Collected data:
· · · ·

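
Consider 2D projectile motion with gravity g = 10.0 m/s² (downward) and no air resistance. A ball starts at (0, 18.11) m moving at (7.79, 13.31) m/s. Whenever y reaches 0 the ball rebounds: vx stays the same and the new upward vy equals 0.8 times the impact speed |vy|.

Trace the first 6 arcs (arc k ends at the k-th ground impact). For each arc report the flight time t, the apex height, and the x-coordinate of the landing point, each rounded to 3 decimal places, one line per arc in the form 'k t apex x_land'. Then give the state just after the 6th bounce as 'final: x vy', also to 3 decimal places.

1 3.653 26.968 28.460
2 3.716 17.259 57.406
3 2.973 11.046 80.564
4 2.378 7.069 99.089
5 1.903 4.524 113.910
6 1.522 2.896 125.766
final: 125.766 6.088

Arc 1: start y=18.110, vy=13.310 → t=3.653, apex=26.968, x_land=28.460, impact vy=-23.224
  bounce: vy ← 0.8·23.224 = 18.579
Arc 2: start y=0.000, vy=18.579 → t=3.716, apex=17.259, x_land=57.406, impact vy=-18.579
  bounce: vy ← 0.8·18.579 = 14.863
Arc 3: start y=0.000, vy=14.863 → t=2.973, apex=11.046, x_land=80.564, impact vy=-14.863
  bounce: vy ← 0.8·14.863 = 11.891
Arc 4: start y=0.000, vy=11.891 → t=2.378, apex=7.069, x_land=99.089, impact vy=-11.891
  bounce: vy ← 0.8·11.891 = 9.513
Arc 5: start y=0.000, vy=9.513 → t=1.903, apex=4.524, x_land=113.910, impact vy=-9.513
  bounce: vy ← 0.8·9.513 = 7.610
Arc 6: start y=0.000, vy=7.610 → t=1.522, apex=2.896, x_land=125.766, impact vy=-7.610
  bounce: vy ← 0.8·7.610 = 6.088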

· · · ·

- _ASSIGNMENT_
Using the exact wording, repeat all the entries.

- _TASK RESPONSE_
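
Consider 2D projectile motion with gravity g = 10.0 m/s² (downward) and no air resistance. A ball starts at (0, 18.11) m moving at (7.79, 13.31) m/s. Whenever y reaches 0 the ball rebounds: vx stays the same and the new upward vy equals 0.8 times the impact speed |vy|.

Trace the first 6 arcs (arc k ends at the k-th ground impact). For each arc report the flight time t, the apex height, and the x-coordinate of the landing point, each rounded to 3 decimal places, one line per arc in the form 'k t apex x_land'. Then give the state just after the 6th bounce as 'final: x vy', also to 3 decimal places.

1 3.653 26.968 28.460
2 3.716 17.259 57.406
3 2.973 11.046 80.564
4 2.378 7.069 99.089
5 1.903 4.524 113.910
6 1.522 2.896 125.766
final: 125.766 6.088

Arc 1: start y=18.110, vy=13.310 → t=3.653, apex=26.968, x_land=28.460, impact vy=-23.224
  bounce: vy ← 0.8·23.224 = 18.579
Arc 2: start y=0.000, vy=18.579 → t=3.716, apex=17.259, x_land=57.406, impact vy=-18.579
  bounce: vy ← 0.8·18.579 = 14.863
Arc 3: start y=0.000, vy=14.863 → t=2.973, apex=11.046, x_land=80.564, impact vy=-14.863
  bounce: vy ← 0.8·14.863 = 11.891
Arc 4: start y=0.000, vy=11.891 → t=2.378, apex=7.069, x_land=99.089, impact vy=-11.891
  bounce: vy ← 0.8·11.891 = 9.513
Arc 5: start y=0.000, vy=9.513 → t=1.903, apex=4.524, x_land=113.910, impact vy=-9.513
  bounce: vy ← 0.8·9.513 = 7.610
Arc 6: start y=0.000, vy=7.610 → t=1.522, apex=2.896, x_land=125.766, impact vy=-7.610
  bounce: vy ← 0.8·7.610 = 6.088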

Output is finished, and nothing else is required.